*DATASET EXCERPTS*.
───

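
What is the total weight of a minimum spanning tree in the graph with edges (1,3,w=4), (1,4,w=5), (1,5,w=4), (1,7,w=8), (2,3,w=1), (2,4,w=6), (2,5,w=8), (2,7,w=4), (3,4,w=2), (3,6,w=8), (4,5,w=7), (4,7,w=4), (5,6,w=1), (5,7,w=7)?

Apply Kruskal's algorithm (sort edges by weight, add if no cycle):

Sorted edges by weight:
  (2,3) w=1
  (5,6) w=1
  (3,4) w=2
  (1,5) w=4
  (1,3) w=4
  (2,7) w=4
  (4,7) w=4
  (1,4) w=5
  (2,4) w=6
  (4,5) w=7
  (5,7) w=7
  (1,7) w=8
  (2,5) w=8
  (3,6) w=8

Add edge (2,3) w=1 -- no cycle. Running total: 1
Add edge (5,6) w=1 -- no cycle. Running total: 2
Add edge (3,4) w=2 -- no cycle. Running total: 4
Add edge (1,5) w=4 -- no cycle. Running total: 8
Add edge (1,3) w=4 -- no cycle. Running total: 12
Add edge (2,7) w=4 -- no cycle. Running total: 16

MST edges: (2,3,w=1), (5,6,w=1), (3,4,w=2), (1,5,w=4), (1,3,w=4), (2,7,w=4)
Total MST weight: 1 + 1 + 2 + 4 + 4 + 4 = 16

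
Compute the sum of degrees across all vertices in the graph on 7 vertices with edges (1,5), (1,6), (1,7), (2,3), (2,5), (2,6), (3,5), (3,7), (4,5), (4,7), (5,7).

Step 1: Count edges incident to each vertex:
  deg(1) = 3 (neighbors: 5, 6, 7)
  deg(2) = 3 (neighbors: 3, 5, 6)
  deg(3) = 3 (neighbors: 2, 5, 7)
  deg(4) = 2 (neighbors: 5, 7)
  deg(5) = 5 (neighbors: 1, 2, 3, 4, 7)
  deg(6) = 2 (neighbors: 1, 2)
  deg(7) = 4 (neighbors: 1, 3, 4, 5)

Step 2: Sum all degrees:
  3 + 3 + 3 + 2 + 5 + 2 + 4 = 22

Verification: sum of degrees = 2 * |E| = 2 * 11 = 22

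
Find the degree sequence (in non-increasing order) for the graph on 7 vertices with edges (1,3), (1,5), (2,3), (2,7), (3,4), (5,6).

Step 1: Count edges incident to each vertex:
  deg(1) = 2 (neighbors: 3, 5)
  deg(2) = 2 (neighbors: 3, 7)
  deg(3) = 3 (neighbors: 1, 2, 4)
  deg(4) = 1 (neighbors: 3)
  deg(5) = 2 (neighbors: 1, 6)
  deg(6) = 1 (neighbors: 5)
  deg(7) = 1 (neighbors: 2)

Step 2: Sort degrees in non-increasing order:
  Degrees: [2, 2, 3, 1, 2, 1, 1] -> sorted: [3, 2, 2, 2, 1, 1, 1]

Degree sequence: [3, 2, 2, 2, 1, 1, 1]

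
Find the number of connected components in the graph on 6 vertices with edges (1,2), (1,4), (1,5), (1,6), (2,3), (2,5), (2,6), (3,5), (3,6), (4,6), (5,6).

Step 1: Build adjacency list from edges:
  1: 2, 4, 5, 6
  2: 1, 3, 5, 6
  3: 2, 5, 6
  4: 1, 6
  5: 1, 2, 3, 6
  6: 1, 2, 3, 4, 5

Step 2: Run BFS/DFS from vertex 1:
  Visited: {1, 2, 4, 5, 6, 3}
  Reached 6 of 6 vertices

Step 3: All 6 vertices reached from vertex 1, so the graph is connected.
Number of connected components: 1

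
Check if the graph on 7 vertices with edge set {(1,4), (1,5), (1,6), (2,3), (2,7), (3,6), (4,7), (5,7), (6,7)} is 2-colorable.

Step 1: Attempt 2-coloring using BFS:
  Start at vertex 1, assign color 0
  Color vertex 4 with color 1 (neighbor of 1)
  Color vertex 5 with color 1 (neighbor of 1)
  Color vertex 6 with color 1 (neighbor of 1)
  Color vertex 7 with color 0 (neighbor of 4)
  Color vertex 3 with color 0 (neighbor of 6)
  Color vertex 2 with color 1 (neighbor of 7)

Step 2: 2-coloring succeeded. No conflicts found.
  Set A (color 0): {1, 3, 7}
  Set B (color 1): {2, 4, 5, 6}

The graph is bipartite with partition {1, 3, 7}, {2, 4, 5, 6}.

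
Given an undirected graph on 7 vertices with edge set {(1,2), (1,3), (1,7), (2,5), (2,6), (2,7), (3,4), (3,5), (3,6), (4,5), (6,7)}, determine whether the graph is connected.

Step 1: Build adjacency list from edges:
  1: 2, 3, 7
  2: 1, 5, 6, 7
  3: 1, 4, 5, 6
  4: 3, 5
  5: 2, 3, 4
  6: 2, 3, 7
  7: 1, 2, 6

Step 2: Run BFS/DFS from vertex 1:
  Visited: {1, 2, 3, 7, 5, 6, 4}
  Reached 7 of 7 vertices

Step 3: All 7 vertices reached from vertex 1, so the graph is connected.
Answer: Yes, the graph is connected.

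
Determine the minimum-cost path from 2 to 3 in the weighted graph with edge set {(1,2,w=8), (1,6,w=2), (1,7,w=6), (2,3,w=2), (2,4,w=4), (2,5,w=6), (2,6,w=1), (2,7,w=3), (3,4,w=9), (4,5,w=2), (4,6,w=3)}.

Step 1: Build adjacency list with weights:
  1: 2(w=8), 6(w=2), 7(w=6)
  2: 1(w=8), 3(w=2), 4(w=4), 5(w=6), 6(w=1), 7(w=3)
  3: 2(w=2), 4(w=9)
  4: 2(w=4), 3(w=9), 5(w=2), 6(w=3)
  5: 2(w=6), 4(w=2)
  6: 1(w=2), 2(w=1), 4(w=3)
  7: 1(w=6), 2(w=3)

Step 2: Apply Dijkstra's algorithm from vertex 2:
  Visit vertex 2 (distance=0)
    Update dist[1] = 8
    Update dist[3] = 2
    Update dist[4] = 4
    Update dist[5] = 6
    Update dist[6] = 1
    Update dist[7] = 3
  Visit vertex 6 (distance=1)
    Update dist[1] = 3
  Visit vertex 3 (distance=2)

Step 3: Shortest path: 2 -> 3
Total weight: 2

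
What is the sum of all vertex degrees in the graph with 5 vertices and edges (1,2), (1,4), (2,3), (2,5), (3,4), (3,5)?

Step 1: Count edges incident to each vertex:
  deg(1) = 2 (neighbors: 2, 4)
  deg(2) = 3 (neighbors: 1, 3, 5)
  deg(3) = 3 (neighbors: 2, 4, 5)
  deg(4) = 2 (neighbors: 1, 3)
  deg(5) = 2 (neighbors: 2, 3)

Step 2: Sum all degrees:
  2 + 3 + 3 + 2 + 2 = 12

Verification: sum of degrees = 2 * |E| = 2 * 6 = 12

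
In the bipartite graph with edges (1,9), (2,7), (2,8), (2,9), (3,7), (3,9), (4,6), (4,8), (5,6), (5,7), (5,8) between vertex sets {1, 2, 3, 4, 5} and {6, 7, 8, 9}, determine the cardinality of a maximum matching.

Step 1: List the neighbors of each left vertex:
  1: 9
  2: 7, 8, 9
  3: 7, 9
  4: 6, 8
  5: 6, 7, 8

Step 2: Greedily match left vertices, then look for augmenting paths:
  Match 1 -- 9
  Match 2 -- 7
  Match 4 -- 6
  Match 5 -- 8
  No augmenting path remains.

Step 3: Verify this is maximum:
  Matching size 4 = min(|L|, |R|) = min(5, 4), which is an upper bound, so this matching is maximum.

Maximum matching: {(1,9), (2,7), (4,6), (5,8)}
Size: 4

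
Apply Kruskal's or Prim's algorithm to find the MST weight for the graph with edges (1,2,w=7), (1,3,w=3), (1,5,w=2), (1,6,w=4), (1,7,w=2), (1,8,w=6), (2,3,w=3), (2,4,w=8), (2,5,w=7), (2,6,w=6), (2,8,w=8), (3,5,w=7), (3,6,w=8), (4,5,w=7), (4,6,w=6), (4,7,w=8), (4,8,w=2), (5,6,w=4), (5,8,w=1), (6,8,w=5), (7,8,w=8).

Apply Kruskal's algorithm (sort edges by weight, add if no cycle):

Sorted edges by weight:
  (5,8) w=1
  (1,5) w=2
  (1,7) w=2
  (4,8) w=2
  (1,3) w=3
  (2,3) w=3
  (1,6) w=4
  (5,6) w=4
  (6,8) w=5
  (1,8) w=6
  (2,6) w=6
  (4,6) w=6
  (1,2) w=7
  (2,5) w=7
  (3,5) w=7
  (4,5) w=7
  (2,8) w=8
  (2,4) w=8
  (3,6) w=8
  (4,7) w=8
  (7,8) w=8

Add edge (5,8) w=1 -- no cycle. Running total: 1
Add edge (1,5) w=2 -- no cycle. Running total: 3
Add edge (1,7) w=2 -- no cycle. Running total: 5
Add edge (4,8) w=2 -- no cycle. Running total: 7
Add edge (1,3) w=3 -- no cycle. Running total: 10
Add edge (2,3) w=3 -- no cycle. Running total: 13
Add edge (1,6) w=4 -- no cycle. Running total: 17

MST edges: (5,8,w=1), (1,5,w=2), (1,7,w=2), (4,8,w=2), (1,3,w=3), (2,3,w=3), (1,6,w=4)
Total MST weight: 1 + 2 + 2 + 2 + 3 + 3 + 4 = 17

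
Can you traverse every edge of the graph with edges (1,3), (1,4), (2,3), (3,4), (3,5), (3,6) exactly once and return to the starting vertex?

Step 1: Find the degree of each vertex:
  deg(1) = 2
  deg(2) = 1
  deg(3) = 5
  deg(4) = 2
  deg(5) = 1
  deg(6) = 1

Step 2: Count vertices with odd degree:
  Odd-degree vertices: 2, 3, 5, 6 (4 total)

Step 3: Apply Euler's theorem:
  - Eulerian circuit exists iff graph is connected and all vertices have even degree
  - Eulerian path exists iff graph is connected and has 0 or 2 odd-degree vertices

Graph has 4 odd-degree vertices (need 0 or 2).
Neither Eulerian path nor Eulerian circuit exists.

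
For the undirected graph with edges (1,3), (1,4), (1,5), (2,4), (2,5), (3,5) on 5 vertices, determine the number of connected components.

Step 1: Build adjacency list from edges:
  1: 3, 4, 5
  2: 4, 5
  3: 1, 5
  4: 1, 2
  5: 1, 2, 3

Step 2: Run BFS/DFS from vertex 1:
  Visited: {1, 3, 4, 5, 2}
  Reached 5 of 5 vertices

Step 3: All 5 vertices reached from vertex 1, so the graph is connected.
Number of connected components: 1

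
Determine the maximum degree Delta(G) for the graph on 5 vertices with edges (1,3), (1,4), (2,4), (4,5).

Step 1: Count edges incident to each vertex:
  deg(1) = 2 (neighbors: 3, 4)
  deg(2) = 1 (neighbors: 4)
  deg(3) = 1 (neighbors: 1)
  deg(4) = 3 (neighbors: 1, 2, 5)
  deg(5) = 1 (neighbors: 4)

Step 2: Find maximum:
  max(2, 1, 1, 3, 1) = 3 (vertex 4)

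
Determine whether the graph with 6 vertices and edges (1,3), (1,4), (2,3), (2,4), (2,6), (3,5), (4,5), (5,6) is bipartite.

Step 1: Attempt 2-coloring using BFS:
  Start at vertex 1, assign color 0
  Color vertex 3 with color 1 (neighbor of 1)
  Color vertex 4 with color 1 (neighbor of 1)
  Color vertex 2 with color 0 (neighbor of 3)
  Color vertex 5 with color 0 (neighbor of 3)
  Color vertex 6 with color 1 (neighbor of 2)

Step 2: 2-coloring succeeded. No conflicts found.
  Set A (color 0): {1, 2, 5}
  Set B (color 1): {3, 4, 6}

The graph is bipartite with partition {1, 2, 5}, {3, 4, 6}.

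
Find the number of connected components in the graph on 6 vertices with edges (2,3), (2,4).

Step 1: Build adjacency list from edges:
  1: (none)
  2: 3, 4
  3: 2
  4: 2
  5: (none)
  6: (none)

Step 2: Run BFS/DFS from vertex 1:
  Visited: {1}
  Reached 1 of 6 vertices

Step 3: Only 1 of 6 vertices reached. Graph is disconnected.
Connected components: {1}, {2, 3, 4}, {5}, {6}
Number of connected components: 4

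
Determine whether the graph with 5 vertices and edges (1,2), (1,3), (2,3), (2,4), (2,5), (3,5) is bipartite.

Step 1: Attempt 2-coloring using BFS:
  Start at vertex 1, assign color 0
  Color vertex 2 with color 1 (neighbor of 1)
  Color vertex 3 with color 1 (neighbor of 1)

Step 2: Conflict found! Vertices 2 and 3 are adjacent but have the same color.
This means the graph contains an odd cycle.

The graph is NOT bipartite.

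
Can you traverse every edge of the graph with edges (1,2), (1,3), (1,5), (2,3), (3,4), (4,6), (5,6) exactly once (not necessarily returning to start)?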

───

*EXERCISE BRIEF*.
Print, exactly as they appear above, the lines running from the one with "edges (2,3), (2,4)." through the final line.

*SOLVED PROBLEM*.
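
Find the number of connected components in the graph on 6 vertices with edges (2,3), (2,4).

Step 1: Build adjacency list from edges:
  1: (none)
  2: 3, 4
  3: 2
  4: 2
  5: (none)
  6: (none)

Step 2: Run BFS/DFS from vertex 1:
  Visited: {1}
  Reached 1 of 6 vertices

Step 3: Only 1 of 6 vertices reached. Graph is disconnected.
Connected components: {1}, {2, 3, 4}, {5}, {6}
Number of connected components: 4

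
Determine whether the graph with 5 vertices and edges (1,2), (1,3), (2,3), (2,4), (2,5), (3,5) is bipartite.

Step 1: Attempt 2-coloring using BFS:
  Start at vertex 1, assign color 0
  Color vertex 2 with color 1 (neighbor of 1)
  Color vertex 3 with color 1 (neighbor of 1)

Step 2: Conflict found! Vertices 2 and 3 are adjacent but have the same color.
This means the graph contains an odd cycle.

The graph is NOT bipartite.

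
Can you traverse every edge of the graph with edges (1,2), (1,3), (1,5), (2,3), (3,4), (4,6), (5,6) exactly once (not necessarily returning to start)?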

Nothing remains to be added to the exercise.